Entries provided: Begin
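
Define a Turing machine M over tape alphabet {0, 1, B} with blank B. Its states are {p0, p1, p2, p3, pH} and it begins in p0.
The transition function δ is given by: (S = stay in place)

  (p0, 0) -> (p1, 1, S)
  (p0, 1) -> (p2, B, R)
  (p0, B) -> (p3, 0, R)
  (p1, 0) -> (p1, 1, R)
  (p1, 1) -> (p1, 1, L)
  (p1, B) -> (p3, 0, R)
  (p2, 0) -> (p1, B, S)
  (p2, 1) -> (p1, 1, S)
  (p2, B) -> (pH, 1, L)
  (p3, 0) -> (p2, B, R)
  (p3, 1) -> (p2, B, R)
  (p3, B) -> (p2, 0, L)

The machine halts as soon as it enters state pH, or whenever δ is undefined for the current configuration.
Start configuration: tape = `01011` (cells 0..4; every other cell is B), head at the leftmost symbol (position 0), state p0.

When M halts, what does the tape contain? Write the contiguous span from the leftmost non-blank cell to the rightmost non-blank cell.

state=p0 head=0 tape=B[0]1011B   (p0,0)→(p1,1,S)
state=p1 head=0 tape=B[1]1011B   (p1,1)→(p1,1,L)
state=p1 head=-1 tape=[B]11011B   (p1,B)→(p3,0,R)
state=p3 head=0 tape=0[1]1011B   (p3,1)→(p2,B,R)
state=p2 head=1 tape=0B[1]011B   (p2,1)→(p1,1,S)
state=p1 head=1 tape=0B[1]011B   (p1,1)→(p1,1,L)
state=p1 head=0 tape=0[B]1011B   (p1,B)→(p3,0,R)
state=p3 head=1 tape=00[1]011B   (p3,1)→(p2,B,R)
state=p2 head=2 tape=00B[0]11B   (p2,0)→(p1,B,S)
state=p1 head=2 tape=00B[B]11B   (p1,B)→(p3,0,R)
state=p3 head=3 tape=00B0[1]1B   (p3,1)→(p2,B,R)
state=p2 head=4 tape=00B0B[1]B   (p2,1)→(p1,1,S)
state=p1 head=4 tape=00B0B[1]B   (p1,1)→(p1,1,L)
state=p1 head=3 tape=00B0[B]1B   (p1,B)→(p3,0,R)
state=p3 head=4 tape=00B00[1]B   (p3,1)→(p2,B,R)
state=p2 head=5 tape=00B00B[B]   (p2,B)→(pH,1,L)
state=pH head=4 tape=00B00[B]1
The non-blank tape span at halt is 00B00B1.

00B00B1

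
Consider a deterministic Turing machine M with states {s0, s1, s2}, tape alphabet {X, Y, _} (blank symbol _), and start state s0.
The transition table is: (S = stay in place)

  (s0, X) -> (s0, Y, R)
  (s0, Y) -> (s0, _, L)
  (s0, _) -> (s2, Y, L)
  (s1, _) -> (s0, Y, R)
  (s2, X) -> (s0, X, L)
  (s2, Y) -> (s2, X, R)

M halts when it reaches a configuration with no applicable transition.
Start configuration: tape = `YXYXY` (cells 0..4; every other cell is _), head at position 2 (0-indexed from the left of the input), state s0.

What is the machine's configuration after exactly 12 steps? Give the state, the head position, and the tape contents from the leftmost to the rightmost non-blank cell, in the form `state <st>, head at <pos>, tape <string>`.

state=s0 head=2 tape=YX[Y]XY   (s0,Y)→(s0,_,L)
state=s0 head=1 tape=Y[X]_XY   (s0,X)→(s0,Y,R)
state=s0 head=2 tape=YY[_]XY   (s0,_)→(s2,Y,L)
state=s2 head=1 tape=Y[Y]YXY   (s2,Y)→(s2,X,R)
state=s2 head=2 tape=YX[Y]XY   (s2,Y)→(s2,X,R)
state=s2 head=3 tape=YXX[X]Y   (s2,X)→(s0,X,L)
state=s0 head=2 tape=YX[X]XY   (s0,X)→(s0,Y,R)
state=s0 head=3 tape=YXY[X]Y   (s0,X)→(s0,Y,R)
state=s0 head=4 tape=YXYY[Y]   (s0,Y)→(s0,_,L)
state=s0 head=3 tape=YXY[Y]_   (s0,Y)→(s0,_,L)
state=s0 head=2 tape=YX[Y]__   (s0,Y)→(s0,_,L)
state=s0 head=1 tape=Y[X]___   (s0,X)→(s0,Y,R)
state=s0 head=2 tape=YY[_]__
After 12 steps: state s0, head at 2, tape YY.

state s0, head at 2, tape YY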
Entries provided: End
In the records above, find the line containing "0), state p0." and restate word for word every line from the first through that one.

- [Solution for this problem]:
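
Define a Turing machine M over tape alphabet {0, 1, B} with blank B. Its states are {p0, p1, p2, p3, pH} and it begins in p0.
The transition function δ is given by: (S = stay in place)

  (p0, 0) -> (p1, 1, S)
  (p0, 1) -> (p2, B, R)
  (p0, B) -> (p3, 0, R)
  (p1, 0) -> (p1, 1, R)
  (p1, 1) -> (p1, 1, L)
  (p1, B) -> (p3, 0, R)
  (p2, 0) -> (p1, B, S)
  (p2, 1) -> (p1, 1, S)
  (p2, B) -> (pH, 1, L)
  (p3, 0) -> (p2, B, R)
  (p3, 1) -> (p2, B, R)
  (p3, B) -> (p2, 0, L)

The machine halts as soon as it enters state pH, or whenever δ is undefined for the current configuration.
Start configuration: tape = `01011` (cells 0..4; every other cell is B), head at the leftmost symbol (position 0), state p0.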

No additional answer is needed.